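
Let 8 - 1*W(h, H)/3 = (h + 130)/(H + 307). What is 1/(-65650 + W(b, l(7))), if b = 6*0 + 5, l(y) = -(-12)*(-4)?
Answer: -259/16997539 ≈ -1.5237e-5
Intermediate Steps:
l(y) = -48 (l(y) = -3*16 = -48)
b = 5 (b = 0 + 5 = 5)
W(h, H) = 24 - 3*(130 + h)/(307 + H) (W(h, H) = 24 - 3*(h + 130)/(H + 307) = 24 - 3*(130 + h)/(307 + H))
1/(-65650 + W(b, l(7))) = 1/(-65650 + 3*(2326 - 1*5 + 8*(-48))/(307 - 48)) = 1/(-65650 + 3*(2326 - 5 - 384)/259) = 1/(-65650 + 3*(1/259)*1937) = 1/(-65650 + 5811/259) = 1/(-16997539/259) = -259/16997539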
########
[Exercise prompt]:
Send back all of the entries exactly, with nothing missing.

[Result for this task]:
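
Let 8 - 1*W(h, H)/3 = (h + 130)/(H + 307). What is 1/(-65650 + W(b, l(7))), if b = 6*0 + 5, l(y) = -(-12)*(-4)?
Answer: -259/16997539 ≈ -1.5237e-5
Intermediate Steps:
l(y) = -48 (l(y) = -3*16 = -48)
b = 5 (b = 0 + 5 = 5)
W(h, H) = 24 - 3*(130 + h)/(307 + H) (W(h, H) = 24 - 3*(h + 130)/(H + 307) = 24 - 3*(130 + h)/(307 + H))
1/(-65650 + W(b, l(7))) = 1/(-65650 + 3*(2326 - 1*5 + 8*(-48))/(307 - 48)) = 1/(-65650 + 3*(2326 - 5 - 384)/259) = 1/(-65650 + 3*(1/259)*1937) = 1/(-65650 + 5811/259) = 1/(-16997539/259) = -259/16997539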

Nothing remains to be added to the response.